*Prompt:* Set down exactly, from the records below, the line with "Determine the thermally" through the line with "A silicon wafer", and nothing else.

*Records provided:*

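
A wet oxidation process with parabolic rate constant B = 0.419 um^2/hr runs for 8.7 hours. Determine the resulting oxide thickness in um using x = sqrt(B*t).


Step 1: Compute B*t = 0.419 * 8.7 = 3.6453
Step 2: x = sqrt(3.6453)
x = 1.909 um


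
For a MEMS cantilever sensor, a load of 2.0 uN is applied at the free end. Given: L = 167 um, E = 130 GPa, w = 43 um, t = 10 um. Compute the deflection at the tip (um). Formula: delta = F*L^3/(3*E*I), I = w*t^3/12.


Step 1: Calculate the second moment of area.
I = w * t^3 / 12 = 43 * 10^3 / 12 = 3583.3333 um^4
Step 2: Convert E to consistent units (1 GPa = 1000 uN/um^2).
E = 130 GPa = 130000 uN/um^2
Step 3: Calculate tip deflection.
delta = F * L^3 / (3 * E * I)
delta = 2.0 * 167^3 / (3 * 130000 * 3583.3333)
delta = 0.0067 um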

* * *

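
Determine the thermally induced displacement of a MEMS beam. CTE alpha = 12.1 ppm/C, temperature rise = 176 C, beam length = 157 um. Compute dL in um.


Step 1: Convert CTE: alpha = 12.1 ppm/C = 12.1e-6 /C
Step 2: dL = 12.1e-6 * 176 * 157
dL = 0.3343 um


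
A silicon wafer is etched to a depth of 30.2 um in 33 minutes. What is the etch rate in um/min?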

*Response:*
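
Determine the thermally induced displacement of a MEMS beam. CTE alpha = 12.1 ppm/C, temperature rise = 176 C, beam length = 157 um. Compute dL in um.


Step 1: Convert CTE: alpha = 12.1 ppm/C = 12.1e-6 /C
Step 2: dL = 12.1e-6 * 176 * 157
dL = 0.3343 um


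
A silicon wafer is etched to a depth of 30.2 um in 33 minutes. What is the etch rate in um/min?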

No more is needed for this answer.